▸ Work required: For this exercise, print all of the entries exactly as given.

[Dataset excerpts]
● ● ● ● ●

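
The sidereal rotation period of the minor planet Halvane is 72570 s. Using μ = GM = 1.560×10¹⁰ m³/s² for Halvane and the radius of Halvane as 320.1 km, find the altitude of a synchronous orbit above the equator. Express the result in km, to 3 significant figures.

A synchronous orbit has period T, so by Kepler's third law a = (μT²/4π²)^(1/3).
μT²/4π² = 1.560×10¹⁰ × (7.257×10⁴)² / 39.48 = 2.081×10¹⁸ m³.
a = 1.277×10⁶ m = 1276.7 km.
Altitude h = a − R = 1276.7 − 320.1 = 956.61 km.

h_sync ≈ 957 km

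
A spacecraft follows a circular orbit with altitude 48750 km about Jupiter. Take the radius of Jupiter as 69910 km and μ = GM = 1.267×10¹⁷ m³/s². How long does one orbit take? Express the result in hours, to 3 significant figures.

T ≈ 6.34 hours

r = 69910 + 48750 = 118660 km = 1.1866×10⁸ m.
Kepler's third law: T = 2π√(r³/μ) = 2π√((1.187×10⁸)³ / 1.267×10¹⁷).
r³/μ = 1.319×10⁷ s², so T = 2π × 3.631×10³ = 2.282×10⁴ s.
Converting: 2.282×10⁴ s ÷ 3600 = 6.338 hours.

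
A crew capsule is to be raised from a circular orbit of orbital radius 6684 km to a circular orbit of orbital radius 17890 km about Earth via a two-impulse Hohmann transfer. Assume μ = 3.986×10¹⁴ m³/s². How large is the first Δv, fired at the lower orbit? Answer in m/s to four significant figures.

Δv ≈ 1596 m/s

r₁ = 6684 km = 6.684×10⁶ m.
r₂ = 17890 km = 1.789×10⁷ m.
Transfer ellipse a_t = (r₁ + r₂)/2 = 1.229×10⁷ m.
At r₁: circular v_c1 = √(μ/r₁) = 7722 m/s; transfer-perigee v_p = √[μ(2/r₁ − 1/a_t)] = 9318 m/s.
Δv₁ = v_p − v_c1 = 1596 m/s.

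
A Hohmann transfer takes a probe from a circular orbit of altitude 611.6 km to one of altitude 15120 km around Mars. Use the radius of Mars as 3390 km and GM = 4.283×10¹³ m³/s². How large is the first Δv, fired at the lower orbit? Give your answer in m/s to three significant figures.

r₁ = 3390 + 611.6 = 4001.6 km = 4.0016×10⁶ m.
r₂ = 3390 + 15120 = 18510 km = 1.8510×10⁷ m.
Transfer ellipse a_t = (r₁ + r₂)/2 = 1.126×10⁷ m.
At r₁: circular v_c1 = √(μ/r₁) = 3272 m/s; transfer-periapsis v_p = √[μ(2/r₁ − 1/a_t)] = 4195 m/s.
Δv₁ = v_p − v_c1 = 923.8 m/s.

Δv ≈ 924 m/s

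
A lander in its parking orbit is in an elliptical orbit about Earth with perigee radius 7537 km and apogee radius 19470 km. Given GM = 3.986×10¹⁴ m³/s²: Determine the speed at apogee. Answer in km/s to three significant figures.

v ≈ 3.38 km/s

Semi-major axis a = (r_p + r_a)/2 = 13504 km = 1.350×10⁷ m.
Vis-viva: v² = μ(2/r − 1/a) = 3.986×10¹⁴ × (1.027×10⁻⁷ − 7.405×10⁻⁸) = 1.143×10⁷ m²/s².
v = 3380 m/s = 3.380 km/s.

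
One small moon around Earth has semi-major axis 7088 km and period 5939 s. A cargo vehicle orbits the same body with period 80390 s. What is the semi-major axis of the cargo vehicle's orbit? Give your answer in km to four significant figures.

a₂ ≈ 40260 km

Kepler's third law: a³ ∝ T², so a₂ = a₁ (T₂/T₁)^(2/3).
T₂/T₁ = 13.54, (T₂/T₁)^(2/3) = 5.680.
a₂ = 7088 × 5.680 = 40260 km.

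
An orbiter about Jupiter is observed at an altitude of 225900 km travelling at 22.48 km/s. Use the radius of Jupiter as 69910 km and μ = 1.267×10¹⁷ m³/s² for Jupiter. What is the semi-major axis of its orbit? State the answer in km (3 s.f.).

r = 69910 + 225900 = 2.9581×10⁵ km = 2.958×10⁸ m.
Specific orbital energy ε = v²/2 − μ/r = (22480)²/2 − 1.267×10¹⁷/2.958×10⁸ = -1.756×10⁸ J/kg.
Since ε = −μ/(2a), a = −μ/(2ε) = 3.607×10⁸ m = 3.6068×10⁵ km.

a ≈ 3.61×10⁵ km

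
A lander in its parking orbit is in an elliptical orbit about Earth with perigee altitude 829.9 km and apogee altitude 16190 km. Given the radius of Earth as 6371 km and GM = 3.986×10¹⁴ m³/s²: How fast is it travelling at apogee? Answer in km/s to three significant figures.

v ≈ 2.92 km/s

r_p = 6371 + 829.9 = 7200.9 km = 7.2009×10⁶ m.
r_a = 6371 + 16190 = 22561 km = 2.2561×10⁷ m.
Semi-major axis a = (r_p + r_a)/2 = 14881 km = 1.488×10⁷ m.
Vis-viva: v² = μ(2/r − 1/a) = 3.986×10¹⁴ × (8.865×10⁻⁸ − 6.720×10⁻⁸) = 8.549×10⁶ m²/s².
v = 2924 m/s = 2.924 km/s.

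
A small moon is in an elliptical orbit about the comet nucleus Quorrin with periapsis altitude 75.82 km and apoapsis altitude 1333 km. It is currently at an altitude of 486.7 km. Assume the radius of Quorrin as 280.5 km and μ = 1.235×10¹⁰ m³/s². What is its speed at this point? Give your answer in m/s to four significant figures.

r_p = 280.5 + 75.82 = 356.32 km = 3.5632×10⁵ m.
r_a = 280.5 + 1333 = 1613.5 km = 1.6135×10⁶ m.
r = 280.5 + 486.7 = 767.20 km = 7.672×10⁵ m.
Semi-major axis a = (r_p + r_a)/2 = 984.91 km = 9.849×10⁵ m.
Vis-viva: v² = μ(2/r − 1/a) = 1.235×10¹⁰ × (2.607×10⁻⁶ − 1.015×10⁻⁶) = 1.966×10⁴ m²/s².
v = 140.2 m/s.

v ≈ 140.2 m/s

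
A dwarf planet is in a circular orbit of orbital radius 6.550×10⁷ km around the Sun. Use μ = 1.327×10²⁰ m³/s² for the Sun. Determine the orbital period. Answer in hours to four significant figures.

r = 6.550×10⁷ km = 6.550×10¹⁰ m.
Kepler's third law: T = 2π√(r³/μ) = 2π√((6.550×10¹⁰)³ / 1.327×10²⁰).
r³/μ = 2.118×10¹² s², so T = 2π × 1.455×10⁶ = 9.143×10⁶ s.
Converting: 9.143×10⁶ s ÷ 3600 = 2540 hours.

T ≈ 2540 hours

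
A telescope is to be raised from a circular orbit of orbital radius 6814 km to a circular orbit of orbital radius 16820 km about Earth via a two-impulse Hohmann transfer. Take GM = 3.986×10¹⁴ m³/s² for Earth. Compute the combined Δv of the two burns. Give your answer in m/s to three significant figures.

Δv_total ≈ 2650 m/s

r₁ = 6814 km = 6.814×10⁶ m.
r₂ = 16820 km = 1.682×10⁷ m.
Transfer ellipse a_t = (r₁ + r₂)/2 = 1.182×10⁷ m.
At r₁: circular v_c1 = √(μ/r₁) = 7648 m/s; transfer-perigee v_p = √[μ(2/r₁ − 1/a_t)] = 9125 m/s.
Δv₁ = v_p − v_c1 = 1477 m/s.
At r₂: circular v_c2 = √(μ/r₂) = 4868 m/s; transfer-apogee v_a = √[μ(2/r₂ − 1/a_t)] = 3697 m/s.
Δv₂ = v_c2 − v_a = 1171 m/s.
Total Δv = Δv₁ + Δv₂ = 2648 m/s.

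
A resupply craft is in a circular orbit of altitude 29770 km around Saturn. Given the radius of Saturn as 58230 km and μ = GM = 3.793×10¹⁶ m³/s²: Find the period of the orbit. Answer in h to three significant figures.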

● ● ● ● ●

▸ The answer:
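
The sidereal rotation period of the minor planet Halvane is 72570 s. Using μ = GM = 1.560×10¹⁰ m³/s² for Halvane and the radius of Halvane as 320.1 km, find the altitude of a synchronous orbit above the equator. Express the result in km, to 3 significant figures.

A synchronous orbit has period T, so by Kepler's third law a = (μT²/4π²)^(1/3).
μT²/4π² = 1.560×10¹⁰ × (7.257×10⁴)² / 39.48 = 2.081×10¹⁸ m³.
a = 1.277×10⁶ m = 1276.7 km.
Altitude h = a − R = 1276.7 − 320.1 = 956.61 km.

h_sync ≈ 957 km

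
A spacecraft follows a circular orbit with altitude 48750 km about Jupiter. Take the radius of Jupiter as 69910 km and μ = GM = 1.267×10¹⁷ m³/s². How long does one orbit take? Express the result in hours, to 3 significant figures.

T ≈ 6.34 hours

r = 69910 + 48750 = 118660 km = 1.1866×10⁸ m.
Kepler's third law: T = 2π√(r³/μ) = 2π√((1.187×10⁸)³ / 1.267×10¹⁷).
r³/μ = 1.319×10⁷ s², so T = 2π × 3.631×10³ = 2.282×10⁴ s.
Converting: 2.282×10⁴ s ÷ 3600 = 6.338 hours.

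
A crew capsule is to be raised from a circular orbit of orbital radius 6684 km to a circular orbit of orbital radius 17890 km about Earth via a two-impulse Hohmann transfer. Assume μ = 3.986×10¹⁴ m³/s². How large is the first Δv, fired at the lower orbit? Answer in m/s to four significant figures.

Δv ≈ 1596 m/s

r₁ = 6684 km = 6.684×10⁶ m.
r₂ = 17890 km = 1.789×10⁷ m.
Transfer ellipse a_t = (r₁ + r₂)/2 = 1.229×10⁷ m.
At r₁: circular v_c1 = √(μ/r₁) = 7722 m/s; transfer-perigee v_p = √[μ(2/r₁ − 1/a_t)] = 9318 m/s.
Δv₁ = v_p − v_c1 = 1596 m/s.

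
A Hohmann transfer takes a probe from a circular orbit of altitude 611.6 km to one of altitude 15120 km around Mars. Use the radius of Mars as 3390 km and GM = 4.283×10¹³ m³/s². How large is the first Δv, fired at the lower orbit? Give your answer in m/s to three significant figures.

r₁ = 3390 + 611.6 = 4001.6 km = 4.0016×10⁶ m.
r₂ = 3390 + 15120 = 18510 km = 1.8510×10⁷ m.
Transfer ellipse a_t = (r₁ + r₂)/2 = 1.126×10⁷ m.
At r₁: circular v_c1 = √(μ/r₁) = 3272 m/s; transfer-periapsis v_p = √[μ(2/r₁ − 1/a_t)] = 4195 m/s.
Δv₁ = v_p − v_c1 = 923.8 m/s.

Δv ≈ 924 m/s

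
A lander in its parking orbit is in an elliptical orbit about Earth with perigee radius 7537 km and apogee radius 19470 km. Given GM = 3.986×10¹⁴ m³/s²: Determine the speed at apogee. Answer in km/s to three significant figures.

v ≈ 3.38 km/s

Semi-major axis a = (r_p + r_a)/2 = 13504 km = 1.350×10⁷ m.
Vis-viva: v² = μ(2/r − 1/a) = 3.986×10¹⁴ × (1.027×10⁻⁷ − 7.405×10⁻⁸) = 1.143×10⁷ m²/s².
v = 3380 m/s = 3.380 km/s.

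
One small moon around Earth has semi-major axis 7088 km and period 5939 s. A cargo vehicle orbits the same body with period 80390 s. What is the semi-major axis of the cargo vehicle's orbit? Give your answer in km to four significant figures.

a₂ ≈ 40260 km

Kepler's third law: a³ ∝ T², so a₂ = a₁ (T₂/T₁)^(2/3).
T₂/T₁ = 13.54, (T₂/T₁)^(2/3) = 5.680.
a₂ = 7088 × 5.680 = 40260 km.

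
An orbiter about Jupiter is observed at an altitude of 225900 km travelling at 22.48 km/s. Use the radius of Jupiter as 69910 km and μ = 1.267×10¹⁷ m³/s² for Jupiter. What is the semi-major axis of its orbit? State the answer in km (3 s.f.).

r = 69910 + 225900 = 2.9581×10⁵ km = 2.958×10⁸ m.
Specific orbital energy ε = v²/2 − μ/r = (22480)²/2 − 1.267×10¹⁷/2.958×10⁸ = -1.756×10⁸ J/kg.
Since ε = −μ/(2a), a = −μ/(2ε) = 3.607×10⁸ m = 3.6068×10⁵ km.

a ≈ 3.61×10⁵ km

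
A lander in its parking orbit is in an elliptical orbit about Earth with perigee altitude 829.9 km and apogee altitude 16190 km. Given the radius of Earth as 6371 km and GM = 3.986×10¹⁴ m³/s²: How fast is it travelling at apogee? Answer in km/s to three significant figures.

v ≈ 2.92 km/s

r_p = 6371 + 829.9 = 7200.9 km = 7.2009×10⁶ m.
r_a = 6371 + 16190 = 22561 km = 2.2561×10⁷ m.
Semi-major axis a = (r_p + r_a)/2 = 14881 km = 1.488×10⁷ m.
Vis-viva: v² = μ(2/r − 1/a) = 3.986×10¹⁴ × (8.865×10⁻⁸ − 6.720×10⁻⁸) = 8.549×10⁶ m²/s².
v = 2924 m/s = 2.924 km/s.

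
A small moon is in an elliptical orbit about the comet nucleus Quorrin with periapsis altitude 75.82 km and apoapsis altitude 1333 km. It is currently at an altitude of 486.7 km. Assume the radius of Quorrin as 280.5 km and μ = 1.235×10¹⁰ m³/s². What is its speed at this point? Give your answer in m/s to four significant figures.

r_p = 280.5 + 75.82 = 356.32 km = 3.5632×10⁵ m.
r_a = 280.5 + 1333 = 1613.5 km = 1.6135×10⁶ m.
r = 280.5 + 486.7 = 767.20 km = 7.672×10⁵ m.
Semi-major axis a = (r_p + r_a)/2 = 984.91 km = 9.849×10⁵ m.
Vis-viva: v² = μ(2/r − 1/a) = 1.235×10¹⁰ × (2.607×10⁻⁶ − 1.015×10⁻⁶) = 1.966×10⁴ m²/s².
v = 140.2 m/s.

v ≈ 140.2 m/s

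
A dwarf planet is in a circular orbit of orbital radius 6.550×10⁷ km around the Sun. Use μ = 1.327×10²⁰ m³/s² for the Sun. Determine the orbital period. Answer in hours to four significant figures.

r = 6.550×10⁷ km = 6.550×10¹⁰ m.
Kepler's third law: T = 2π√(r³/μ) = 2π√((6.550×10¹⁰)³ / 1.327×10²⁰).
r³/μ = 2.118×10¹² s², so T = 2π × 1.455×10⁶ = 9.143×10⁶ s.
Converting: 9.143×10⁶ s ÷ 3600 = 2540 hours.

T ≈ 2540 hours

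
A telescope is to be raised from a circular orbit of orbital radius 6814 km to a circular orbit of orbital radius 16820 km about Earth via a two-impulse Hohmann transfer. Take GM = 3.986×10¹⁴ m³/s² for Earth. Compute the combined Δv of the two burns. Give your answer in m/s to three significant figures.

Δv_total ≈ 2650 m/s

r₁ = 6814 km = 6.814×10⁶ m.
r₂ = 16820 km = 1.682×10⁷ m.
Transfer ellipse a_t = (r₁ + r₂)/2 = 1.182×10⁷ m.
At r₁: circular v_c1 = √(μ/r₁) = 7648 m/s; transfer-perigee v_p = √[μ(2/r₁ − 1/a_t)] = 9125 m/s.
Δv₁ = v_p − v_c1 = 1477 m/s.
At r₂: circular v_c2 = √(μ/r₂) = 4868 m/s; transfer-apogee v_a = √[μ(2/r₂ − 1/a_t)] = 3697 m/s.
Δv₂ = v_c2 − v_a = 1171 m/s.
Total Δv = Δv₁ + Δv₂ = 2648 m/s.

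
A resupply craft is in a circular orbit of altitude 29770 km around Saturn. Given the radius of Saturn as 58230 km and μ = GM = 3.793×10¹⁶ m³/s²: Find the period of the orbit. Answer in h to three significant figures.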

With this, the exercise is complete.